_How to complete this task:_ The whole listing is to be restated, character for character.

── Entries supplied

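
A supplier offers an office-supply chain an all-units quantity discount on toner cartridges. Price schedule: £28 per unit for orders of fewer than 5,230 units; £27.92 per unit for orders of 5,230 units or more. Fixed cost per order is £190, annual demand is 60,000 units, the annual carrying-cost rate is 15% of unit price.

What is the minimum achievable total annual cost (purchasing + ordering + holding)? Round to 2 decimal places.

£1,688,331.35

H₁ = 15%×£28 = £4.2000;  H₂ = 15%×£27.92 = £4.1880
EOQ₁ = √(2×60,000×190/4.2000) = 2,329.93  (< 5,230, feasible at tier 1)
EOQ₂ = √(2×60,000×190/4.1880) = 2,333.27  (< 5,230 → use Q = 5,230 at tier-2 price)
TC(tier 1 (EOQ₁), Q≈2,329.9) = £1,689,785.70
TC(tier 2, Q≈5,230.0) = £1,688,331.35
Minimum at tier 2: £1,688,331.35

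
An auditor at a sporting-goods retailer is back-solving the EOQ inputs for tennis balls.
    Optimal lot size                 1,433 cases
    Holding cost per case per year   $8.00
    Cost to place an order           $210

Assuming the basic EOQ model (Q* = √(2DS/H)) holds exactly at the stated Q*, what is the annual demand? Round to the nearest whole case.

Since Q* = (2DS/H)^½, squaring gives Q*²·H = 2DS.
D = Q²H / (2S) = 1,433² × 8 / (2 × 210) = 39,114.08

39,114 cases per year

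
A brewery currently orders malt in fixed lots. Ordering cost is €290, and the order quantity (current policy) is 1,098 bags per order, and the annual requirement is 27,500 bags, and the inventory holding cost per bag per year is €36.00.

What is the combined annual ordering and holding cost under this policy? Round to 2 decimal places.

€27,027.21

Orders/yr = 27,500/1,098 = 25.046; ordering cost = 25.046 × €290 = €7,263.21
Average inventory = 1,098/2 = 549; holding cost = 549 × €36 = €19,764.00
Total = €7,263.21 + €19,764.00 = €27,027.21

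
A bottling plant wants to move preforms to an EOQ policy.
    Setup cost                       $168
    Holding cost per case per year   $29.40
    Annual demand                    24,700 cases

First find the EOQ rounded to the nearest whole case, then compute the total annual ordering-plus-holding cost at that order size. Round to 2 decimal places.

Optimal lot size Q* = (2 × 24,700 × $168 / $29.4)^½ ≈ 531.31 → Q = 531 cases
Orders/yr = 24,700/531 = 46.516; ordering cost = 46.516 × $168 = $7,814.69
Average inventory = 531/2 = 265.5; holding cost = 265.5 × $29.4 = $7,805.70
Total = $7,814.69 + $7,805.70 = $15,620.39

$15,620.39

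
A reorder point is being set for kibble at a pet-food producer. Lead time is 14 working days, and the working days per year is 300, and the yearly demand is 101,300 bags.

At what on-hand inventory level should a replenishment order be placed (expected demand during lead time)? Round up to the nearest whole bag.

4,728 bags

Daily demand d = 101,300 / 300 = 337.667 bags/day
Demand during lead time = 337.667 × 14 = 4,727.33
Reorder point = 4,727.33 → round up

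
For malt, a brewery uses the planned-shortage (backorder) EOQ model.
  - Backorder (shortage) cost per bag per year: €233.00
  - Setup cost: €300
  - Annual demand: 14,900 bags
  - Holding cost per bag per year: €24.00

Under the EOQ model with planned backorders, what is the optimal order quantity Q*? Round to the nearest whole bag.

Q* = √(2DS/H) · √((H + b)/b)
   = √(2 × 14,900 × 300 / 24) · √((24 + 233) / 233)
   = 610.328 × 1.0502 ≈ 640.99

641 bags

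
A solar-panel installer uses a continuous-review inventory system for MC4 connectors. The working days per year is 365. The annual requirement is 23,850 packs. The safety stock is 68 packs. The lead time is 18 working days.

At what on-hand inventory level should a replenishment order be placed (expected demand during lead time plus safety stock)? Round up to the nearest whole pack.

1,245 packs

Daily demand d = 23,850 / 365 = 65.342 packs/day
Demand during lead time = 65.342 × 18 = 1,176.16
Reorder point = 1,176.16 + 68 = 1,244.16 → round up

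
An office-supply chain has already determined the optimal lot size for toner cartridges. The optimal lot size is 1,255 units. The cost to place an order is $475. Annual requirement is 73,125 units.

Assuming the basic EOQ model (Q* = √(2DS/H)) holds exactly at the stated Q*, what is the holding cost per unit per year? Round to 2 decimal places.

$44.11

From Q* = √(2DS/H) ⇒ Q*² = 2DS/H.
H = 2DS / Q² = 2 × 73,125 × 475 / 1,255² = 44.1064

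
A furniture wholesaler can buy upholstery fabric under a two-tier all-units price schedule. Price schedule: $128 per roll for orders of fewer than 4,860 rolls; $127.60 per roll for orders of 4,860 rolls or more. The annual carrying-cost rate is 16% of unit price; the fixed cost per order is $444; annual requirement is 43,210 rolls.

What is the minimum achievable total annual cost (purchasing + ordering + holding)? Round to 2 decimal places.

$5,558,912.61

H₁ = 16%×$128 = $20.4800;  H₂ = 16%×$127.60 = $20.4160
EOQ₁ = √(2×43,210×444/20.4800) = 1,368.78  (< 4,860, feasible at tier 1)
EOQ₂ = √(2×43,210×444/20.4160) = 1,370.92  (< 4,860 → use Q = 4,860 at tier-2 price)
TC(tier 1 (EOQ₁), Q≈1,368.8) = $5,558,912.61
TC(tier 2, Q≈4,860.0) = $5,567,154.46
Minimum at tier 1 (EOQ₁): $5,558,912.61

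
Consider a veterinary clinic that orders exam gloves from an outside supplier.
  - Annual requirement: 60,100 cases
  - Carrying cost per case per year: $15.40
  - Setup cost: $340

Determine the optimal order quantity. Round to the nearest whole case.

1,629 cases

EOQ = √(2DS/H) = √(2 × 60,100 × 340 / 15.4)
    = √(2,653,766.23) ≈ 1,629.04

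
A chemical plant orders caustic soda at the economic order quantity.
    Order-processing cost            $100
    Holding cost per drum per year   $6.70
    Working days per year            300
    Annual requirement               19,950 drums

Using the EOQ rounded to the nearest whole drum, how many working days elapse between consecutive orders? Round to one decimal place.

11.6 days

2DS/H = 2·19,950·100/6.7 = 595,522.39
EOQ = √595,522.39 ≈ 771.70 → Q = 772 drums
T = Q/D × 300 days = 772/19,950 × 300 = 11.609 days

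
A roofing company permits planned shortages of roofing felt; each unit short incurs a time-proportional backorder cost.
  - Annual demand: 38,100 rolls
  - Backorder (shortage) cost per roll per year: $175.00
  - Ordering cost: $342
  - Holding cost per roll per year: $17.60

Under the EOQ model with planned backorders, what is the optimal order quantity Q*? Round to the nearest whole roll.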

────

_Response box:_
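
A supplier offers an office-supply chain an all-units quantity discount on toner cartridges. Price schedule: £28 per unit for orders of fewer than 5,230 units; £27.92 per unit for orders of 5,230 units or more. Fixed cost per order is £190, annual demand is 60,000 units, the annual carrying-cost rate is 15% of unit price.

What is the minimum achievable total annual cost (purchasing + ordering + holding)? Round to 2 decimal places.

£1,688,331.35

H₁ = 15%×£28 = £4.2000;  H₂ = 15%×£27.92 = £4.1880
EOQ₁ = √(2×60,000×190/4.2000) = 2,329.93  (< 5,230, feasible at tier 1)
EOQ₂ = √(2×60,000×190/4.1880) = 2,333.27  (< 5,230 → use Q = 5,230 at tier-2 price)
TC(tier 1 (EOQ₁), Q≈2,329.9) = £1,689,785.70
TC(tier 2, Q≈5,230.0) = £1,688,331.35
Minimum at tier 2: £1,688,331.35

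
An auditor at a sporting-goods retailer is back-solving the EOQ inputs for tennis balls.
    Optimal lot size                 1,433 cases
    Holding cost per case per year   $8.00
    Cost to place an order           $210

Assuming the basic EOQ model (Q* = √(2DS/H)) holds exactly at the stated Q*, what is the annual demand? Round to the nearest whole case.

Since Q* = (2DS/H)^½, squaring gives Q*²·H = 2DS.
D = Q²H / (2S) = 1,433² × 8 / (2 × 210) = 39,114.08

39,114 cases per year

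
A brewery currently orders malt in fixed lots. Ordering cost is €290, and the order quantity (current policy) is 1,098 bags per order, and the annual requirement is 27,500 bags, and the inventory holding cost per bag per year is €36.00.

What is the combined annual ordering and holding cost under this policy? Round to 2 decimal places.

€27,027.21

Orders/yr = 27,500/1,098 = 25.046; ordering cost = 25.046 × €290 = €7,263.21
Average inventory = 1,098/2 = 549; holding cost = 549 × €36 = €19,764.00
Total = €7,263.21 + €19,764.00 = €27,027.21

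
A bottling plant wants to move preforms to an EOQ policy.
    Setup cost                       $168
    Holding cost per case per year   $29.40
    Annual demand                    24,700 cases

First find the EOQ rounded to the nearest whole case, then compute the total annual ordering-plus-holding cost at that order size. Round to 2 decimal places.

Optimal lot size Q* = (2 × 24,700 × $168 / $29.4)^½ ≈ 531.31 → Q = 531 cases
Orders/yr = 24,700/531 = 46.516; ordering cost = 46.516 × $168 = $7,814.69
Average inventory = 531/2 = 265.5; holding cost = 265.5 × $29.4 = $7,805.70
Total = $7,814.69 + $7,805.70 = $15,620.39

$15,620.39

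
A reorder point is being set for kibble at a pet-food producer. Lead time is 14 working days, and the working days per year is 300, and the yearly demand is 101,300 bags.

At what on-hand inventory level should a replenishment order be placed (expected demand during lead time)? Round up to the nearest whole bag.

4,728 bags

Daily demand d = 101,300 / 300 = 337.667 bags/day
Demand during lead time = 337.667 × 14 = 4,727.33
Reorder point = 4,727.33 → round up

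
For malt, a brewery uses the planned-shortage (backorder) EOQ model.
  - Backorder (shortage) cost per bag per year: €233.00
  - Setup cost: €300
  - Annual demand: 14,900 bags
  - Holding cost per bag per year: €24.00

Under the EOQ model with planned backorders, what is the optimal order quantity Q*? Round to the nearest whole bag.

Q* = √(2DS/H) · √((H + b)/b)
   = √(2 × 14,900 × 300 / 24) · √((24 + 233) / 233)
   = 610.328 × 1.0502 ≈ 640.99

641 bags

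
A solar-panel installer uses a continuous-review inventory system for MC4 connectors. The working days per year is 365. The annual requirement is 23,850 packs. The safety stock is 68 packs. The lead time is 18 working days.

At what on-hand inventory level should a replenishment order be placed (expected demand during lead time plus safety stock)? Round up to the nearest whole pack.

1,245 packs

Daily demand d = 23,850 / 365 = 65.342 packs/day
Demand during lead time = 65.342 × 18 = 1,176.16
Reorder point = 1,176.16 + 68 = 1,244.16 → round up

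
An office-supply chain has already determined the optimal lot size for toner cartridges. The optimal lot size is 1,255 units. The cost to place an order is $475. Annual requirement is 73,125 units.

Assuming the basic EOQ model (Q* = √(2DS/H)) holds exactly at the stated Q*, what is the holding cost per unit per year? Round to 2 decimal places.

$44.11

From Q* = √(2DS/H) ⇒ Q*² = 2DS/H.
H = 2DS / Q² = 2 × 73,125 × 475 / 1,255² = 44.1064

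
A furniture wholesaler can buy upholstery fabric under a two-tier all-units price schedule. Price schedule: $128 per roll for orders of fewer than 4,860 rolls; $127.60 per roll for orders of 4,860 rolls or more. The annual carrying-cost rate is 16% of unit price; the fixed cost per order is $444; annual requirement is 43,210 rolls.

What is the minimum achievable total annual cost (purchasing + ordering + holding)? Round to 2 decimal places.

$5,558,912.61

H₁ = 16%×$128 = $20.4800;  H₂ = 16%×$127.60 = $20.4160
EOQ₁ = √(2×43,210×444/20.4800) = 1,368.78  (< 4,860, feasible at tier 1)
EOQ₂ = √(2×43,210×444/20.4160) = 1,370.92  (< 4,860 → use Q = 4,860 at tier-2 price)
TC(tier 1 (EOQ₁), Q≈1,368.8) = $5,558,912.61
TC(tier 2, Q≈4,860.0) = $5,567,154.46
Minimum at tier 1 (EOQ₁): $5,558,912.61

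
Consider a veterinary clinic that orders exam gloves from an outside supplier.
  - Annual requirement: 60,100 cases
  - Carrying cost per case per year: $15.40
  - Setup cost: $340

Determine the optimal order quantity. Round to the nearest whole case.

1,629 cases

EOQ = √(2DS/H) = √(2 × 60,100 × 340 / 15.4)
    = √(2,653,766.23) ≈ 1,629.04

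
A chemical plant orders caustic soda at the economic order quantity.
    Order-processing cost            $100
    Holding cost per drum per year   $6.70
    Working days per year            300
    Annual requirement               19,950 drums

Using the EOQ rounded to the nearest whole drum, how many working days elapse between consecutive orders? Round to one decimal place.

11.6 days

2DS/H = 2·19,950·100/6.7 = 595,522.39
EOQ = √595,522.39 ≈ 771.70 → Q = 772 drums
T = Q/D × 300 days = 772/19,950 × 300 = 11.609 days

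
A roofing company permits planned shortages of roofing felt; each unit short incurs a time-proportional backorder cost.
  - Annual demand: 38,100 rolls
  - Backorder (shortage) cost per roll per year: $175.00
  - Ordering cost: $342
  - Holding cost per roll per year: $17.60

Under the EOQ model with planned backorders, what is the optimal order quantity Q*? Round to the nearest whole roll.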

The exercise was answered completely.